══ Records supplied
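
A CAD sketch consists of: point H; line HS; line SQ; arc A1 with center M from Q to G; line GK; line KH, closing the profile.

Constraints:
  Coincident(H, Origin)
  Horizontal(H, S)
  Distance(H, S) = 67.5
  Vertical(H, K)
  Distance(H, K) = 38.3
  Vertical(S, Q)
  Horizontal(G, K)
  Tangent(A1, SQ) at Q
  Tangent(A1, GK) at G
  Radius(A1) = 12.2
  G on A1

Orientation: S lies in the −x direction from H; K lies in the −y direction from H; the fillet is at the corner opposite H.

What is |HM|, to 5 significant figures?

61.150

HK is vertical with |HK| = 38.3 and K on the −y side, so K = (0.0000, -38.300). The virtual corner opposite H is at (-67.500, -38.300). A1 meets SQ tangentially, so MQ is at right angles to SQ and A1 meets GK tangentially, so MG is at right angles to GK, with radius 12.2, so the center M sits 12.2 in from both sides at M = (-55.300, -26.100). Then |HM| = |M − H| = 61.150.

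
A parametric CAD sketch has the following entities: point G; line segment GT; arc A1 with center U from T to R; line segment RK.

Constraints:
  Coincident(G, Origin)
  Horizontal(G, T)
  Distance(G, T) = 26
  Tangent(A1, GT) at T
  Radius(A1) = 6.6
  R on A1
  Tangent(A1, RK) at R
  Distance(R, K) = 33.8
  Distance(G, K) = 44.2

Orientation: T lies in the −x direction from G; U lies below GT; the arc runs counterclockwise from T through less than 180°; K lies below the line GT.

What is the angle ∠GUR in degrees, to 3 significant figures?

170°

G is at the origin; G and T share the same y with |GT| = 26.0 and T on the −x side, so T = (-26.0, 0.00). The tangent condition forces UT to be normal to GT, so U = T + (0, -6.6) = (-26.0, -6.60). Since UR ⟂ RK (tangency), |UK| = √(6.6² + 33.8²) = 34.4 regardless of where R sits on A1. So K lies on both circle(G, 44.2) and circle(U, 34.4); the below-GT intersection is K = (-18.4, -40.2). R is the foot of the tangent from K: R = (-32.0, -9.26).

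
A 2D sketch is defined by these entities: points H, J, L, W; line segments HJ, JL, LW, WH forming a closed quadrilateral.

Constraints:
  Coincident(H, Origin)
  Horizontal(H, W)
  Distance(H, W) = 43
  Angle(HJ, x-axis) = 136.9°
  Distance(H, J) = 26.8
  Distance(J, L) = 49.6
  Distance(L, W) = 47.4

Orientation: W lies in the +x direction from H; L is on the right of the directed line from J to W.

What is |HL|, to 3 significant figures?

25.9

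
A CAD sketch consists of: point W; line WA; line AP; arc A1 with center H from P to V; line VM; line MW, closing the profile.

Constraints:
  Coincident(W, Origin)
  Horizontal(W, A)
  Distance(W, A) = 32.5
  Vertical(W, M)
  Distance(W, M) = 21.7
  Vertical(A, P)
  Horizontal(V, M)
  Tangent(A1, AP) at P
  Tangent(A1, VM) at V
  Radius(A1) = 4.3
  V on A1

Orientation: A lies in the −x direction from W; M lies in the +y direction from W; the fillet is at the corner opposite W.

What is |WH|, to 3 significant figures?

33.1

W is at the origin; WA is horizontal with |WA| = 32.5 and A on the −x side, so A = (-32.5, 0.00). W and M share the same x with |WM| = 21.7 and M on the +y side, so M = (0.00, 21.7). The virtual corner opposite W is at (-32.5, 21.7). Tangency of A1 to AP means the radius HP is perpendicular to AP and the tangent condition forces HV to be normal to VM, with radius 4.3, so the center H sits 4.3 in from both sides at H = (-28.2, 17.4). Then |WH| = |H − W| = 33.1.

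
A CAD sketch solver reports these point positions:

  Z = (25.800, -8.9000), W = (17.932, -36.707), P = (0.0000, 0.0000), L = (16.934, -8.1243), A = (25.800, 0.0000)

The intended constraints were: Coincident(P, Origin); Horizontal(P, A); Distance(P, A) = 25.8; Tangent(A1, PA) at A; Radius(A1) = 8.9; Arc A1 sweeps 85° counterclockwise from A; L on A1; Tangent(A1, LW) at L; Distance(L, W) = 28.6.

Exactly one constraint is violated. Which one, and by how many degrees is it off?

Tangent(A1, LW) at L — off by 7.00°.

P = (0.00, 0.00) ✓; P.y = 0.00, A.y = 0.00 ✓; |PA| = 25.80 ✓; ∠(ZA, AP) = 90.00° ✓; |ZA| = 8.900 ✓; bearing(Z→L) − bearing(Z→A) = 85.00° ✓; |ZL| = 8.900 ✓; ∠(ZL, LW) = 83.00° ✗; |LW| = 28.60 ✓.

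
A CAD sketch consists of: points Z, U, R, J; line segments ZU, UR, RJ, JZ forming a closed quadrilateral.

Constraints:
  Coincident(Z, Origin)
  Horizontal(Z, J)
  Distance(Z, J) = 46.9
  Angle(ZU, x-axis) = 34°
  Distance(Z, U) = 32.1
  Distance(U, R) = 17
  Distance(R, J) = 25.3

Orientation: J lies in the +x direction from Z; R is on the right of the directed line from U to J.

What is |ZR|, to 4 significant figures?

21.72

Z is at the origin; ZJ is horizontal with |ZJ| = 46.9 and J in +x, so J = (46.9, 0). ZU runs at 34.0° with |ZU| = 32.1, so U = (26.61, 17.95). R is determined by |UR| = 17.0 and |RJ| = 25.3 together: it lies at the intersection of circle(U, 17.0) and circle(J, 25.3). With |UJ| = 27.09, the foot of the radical line on UJ is 7.064 from U and the perpendicular offset is √(17.0² − 7.064²) = 15.46. Taking the right-of-UJ solution: R = (21.66, 1.688).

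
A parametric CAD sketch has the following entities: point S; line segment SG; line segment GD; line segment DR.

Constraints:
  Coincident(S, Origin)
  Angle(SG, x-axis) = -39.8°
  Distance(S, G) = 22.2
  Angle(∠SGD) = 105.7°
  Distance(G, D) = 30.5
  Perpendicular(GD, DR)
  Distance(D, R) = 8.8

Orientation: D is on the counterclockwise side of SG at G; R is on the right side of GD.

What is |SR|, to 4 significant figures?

47.36

S is at the origin; SG runs at -39.8° with length 22.2, so G = 22.2·(cos -39.8°, sin -39.8°) = (17.06, -14.21). ∠SGD = 105.7°, so GD runs at -39.8° + (180° − 105.7°) = 34.50° from the x-axis; with |GD| = 30.5, D = G + 30.5·(cos 34.50°, sin 34.50°) = (42.19, 3.065). GD ⟂ DR; with |DR| = 8.8 on the right of GD, R = D + 8.8·(0.5664, -0.8241) = (47.18, -4.187). Then |SR| = |R − S| = 47.36.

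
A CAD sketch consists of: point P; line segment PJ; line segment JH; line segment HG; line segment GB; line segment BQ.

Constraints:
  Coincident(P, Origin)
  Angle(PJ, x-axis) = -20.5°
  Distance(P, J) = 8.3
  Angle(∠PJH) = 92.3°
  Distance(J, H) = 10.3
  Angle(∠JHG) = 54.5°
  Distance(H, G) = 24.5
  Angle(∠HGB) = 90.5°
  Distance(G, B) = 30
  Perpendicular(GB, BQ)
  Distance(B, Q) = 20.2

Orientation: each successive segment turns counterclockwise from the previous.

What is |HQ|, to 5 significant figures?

30.518

P is at the origin; PJ runs at -20.5° with length 8.3, so J = (7.7744, -2.9067). ∠PJH = 92.3° gives JH at 67.200° from the x-axis; with |JH| = 10.3, H = (11.766, 6.5885). ∠JHG = 54.5° gives HG at -167.30° from the x-axis; with |HG| = 24.5, G = (-12.135, 1.2022). ∠HGB = 90.5° gives GB at -77.800° from the x-axis; with |GB| = 30.0, B = (-5.7951, -28.120). GB ⟂ BQ, so BQ runs at 12.200°; with |BQ| = 20.2, Q = (13.949, -23.851). Then |HQ| = |Q − H| = 30.518.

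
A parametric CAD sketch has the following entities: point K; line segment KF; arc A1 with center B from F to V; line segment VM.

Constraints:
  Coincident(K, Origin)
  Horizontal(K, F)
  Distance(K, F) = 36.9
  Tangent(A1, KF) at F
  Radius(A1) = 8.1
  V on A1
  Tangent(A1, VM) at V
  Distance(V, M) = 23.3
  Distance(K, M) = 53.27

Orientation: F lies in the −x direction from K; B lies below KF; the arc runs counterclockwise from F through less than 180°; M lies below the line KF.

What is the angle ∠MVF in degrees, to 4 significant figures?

132.0°

Checks: |BV| = 8.100 ✓; ∠(BV, VM) = 90.00° ✓; |VM| = 23.30 ✓; |KM| = 53.27 ✓.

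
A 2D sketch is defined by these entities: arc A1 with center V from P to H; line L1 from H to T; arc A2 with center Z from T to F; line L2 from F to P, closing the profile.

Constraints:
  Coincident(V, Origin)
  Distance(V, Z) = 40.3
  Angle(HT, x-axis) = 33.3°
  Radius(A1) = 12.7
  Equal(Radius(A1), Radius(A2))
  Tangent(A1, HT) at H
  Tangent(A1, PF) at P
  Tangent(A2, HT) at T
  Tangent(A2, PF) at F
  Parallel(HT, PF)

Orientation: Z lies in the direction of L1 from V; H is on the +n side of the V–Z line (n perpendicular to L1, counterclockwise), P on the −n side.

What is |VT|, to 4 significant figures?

42.25

The slot axis is L1's direction at 33.3°, so u = (cos 33.3°, sin 33.3°) = (0.8358, 0.5490) and n = (−sin 33.3°, cos 33.3°) = (-0.5490, 0.8358). V is at the origin and Z lies 40.3 along u from V, so Z = 40.3·u = (33.68, 22.13). Tangency of A1 to both parallel lines with radius 12.7 puts H and P at V ± 12.7·n: H = (-6.973, 10.61), P = (6.973, -10.61). Equal radii place T and F the same way about Z: T = Z + 12.7·n = (26.71, 32.74), F = Z − 12.7·n = (40.66, 11.51). Then |VT| = |T − V| = 42.25.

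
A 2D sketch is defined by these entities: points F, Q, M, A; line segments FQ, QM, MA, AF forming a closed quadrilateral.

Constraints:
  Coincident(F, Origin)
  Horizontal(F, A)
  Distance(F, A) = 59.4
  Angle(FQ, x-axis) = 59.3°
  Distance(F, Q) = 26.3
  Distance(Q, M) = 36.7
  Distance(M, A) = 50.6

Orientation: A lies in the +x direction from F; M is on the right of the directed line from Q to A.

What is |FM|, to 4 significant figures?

17.66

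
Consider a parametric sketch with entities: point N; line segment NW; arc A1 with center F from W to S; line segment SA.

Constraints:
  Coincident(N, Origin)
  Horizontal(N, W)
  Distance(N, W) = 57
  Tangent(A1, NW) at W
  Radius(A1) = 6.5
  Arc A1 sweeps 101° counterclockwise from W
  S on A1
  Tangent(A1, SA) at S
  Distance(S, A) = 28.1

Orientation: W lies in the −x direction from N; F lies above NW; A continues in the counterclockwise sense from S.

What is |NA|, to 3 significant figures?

66.2

N is at the origin; N and W share the same y with |NW| = 57.0 and W on the −x side, so W = (-57.0, 0.00). Tangency of A1 to NW means the radius FW is perpendicular to NW, so F = W + (0, 6.5) = (-57.0, 6.50). On A1, W sits at bearing -90° from F; a 101° counterclockwise sweep puts S at bearing 11°, so S = F + 6.5·(cos 11°, sin 11°) = (-50.6, 7.74). A1 meets SA tangentially, so FS is at right angles to SA, so SA runs along (−sin 11°, cos 11°); with |SA| = 28.1, A = (-56.0, 35.3). Then |NA| = |A − N| = 66.2.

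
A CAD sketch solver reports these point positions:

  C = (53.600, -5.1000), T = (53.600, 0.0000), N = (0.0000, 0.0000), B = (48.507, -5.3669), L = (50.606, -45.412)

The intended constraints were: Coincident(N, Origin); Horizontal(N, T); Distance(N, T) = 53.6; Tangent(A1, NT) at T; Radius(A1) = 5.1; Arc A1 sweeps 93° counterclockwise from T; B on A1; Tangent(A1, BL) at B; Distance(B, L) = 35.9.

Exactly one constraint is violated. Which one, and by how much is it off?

Distance(B, L) = 35.9 — off by 4.20.

N = (0.00, 0.00) ✓; N.y = 0.00, T.y = 0.00 ✓; |NT| = 53.60 ✓; ∠(CT, TN) = 90.00° ✓; |CT| = 5.100 ✓; bearing(C→B) − bearing(C→T) = 93.00° ✓; |CB| = 5.100 ✓; ∠(CB, BL) = 90.00° ✓; |BL| = 40.10 ✗.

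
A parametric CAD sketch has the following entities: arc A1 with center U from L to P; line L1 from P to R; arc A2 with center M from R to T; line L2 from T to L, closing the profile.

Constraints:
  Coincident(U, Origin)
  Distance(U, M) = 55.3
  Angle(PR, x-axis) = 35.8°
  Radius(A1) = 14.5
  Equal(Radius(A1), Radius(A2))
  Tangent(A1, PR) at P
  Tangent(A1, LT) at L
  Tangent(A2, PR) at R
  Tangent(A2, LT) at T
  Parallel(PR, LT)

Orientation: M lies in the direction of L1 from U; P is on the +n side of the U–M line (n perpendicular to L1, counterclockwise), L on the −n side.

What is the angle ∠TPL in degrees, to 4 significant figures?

62.33°

Tangency of A1 to both parallel lines with radius 14.5 puts P and L at U ± 14.5·n: P = (-8.482, 11.76), L = (8.482, -11.76). Equal radii place R and T the same way about M: R = M + 14.5·n = (36.37, 44.11), T = M − 14.5·n = (53.33, 20.59). Then cos ∠TPL = PT·PL / (|PT||PL|), giving 62.33°.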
════
Work to be completed: Write out exactly the lines above from the line with "WH forming a closed quadrilateral." through the line with "Orientation: A lies in the −x", both of them included, and leave out all other lines.

Your response:
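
A 2D sketch is defined by these entities: points H, J, L, W; line segments HJ, JL, LW, WH forming a closed quadrilateral.

Constraints:
  Coincident(H, Origin)
  Horizontal(H, W)
  Distance(H, W) = 43
  Angle(HJ, x-axis) = 136.9°
  Distance(H, J) = 26.8
  Distance(J, L) = 49.6
  Distance(L, W) = 47.4

Orientation: W lies in the +x direction from H; L is on the right of the directed line from J to W.

What is |HL|, to 3 significant figures?

25.9

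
A CAD sketch consists of: point W; line WA; line AP; arc A1 with center H from P to V; line VM; line MW, closing the profile.

Constraints:
  Coincident(W, Origin)
  Horizontal(W, A)
  Distance(W, A) = 32.5
  Vertical(W, M)
  Distance(W, M) = 21.7
  Vertical(A, P)
  Horizontal(V, M)
  Tangent(A1, AP) at P
  Tangent(A1, VM) at V
  Radius(A1) = 4.3
  V on A1

Orientation: A lies in the −x direction from W; M lies in the +y direction from W; the fillet is at the corner opposite W.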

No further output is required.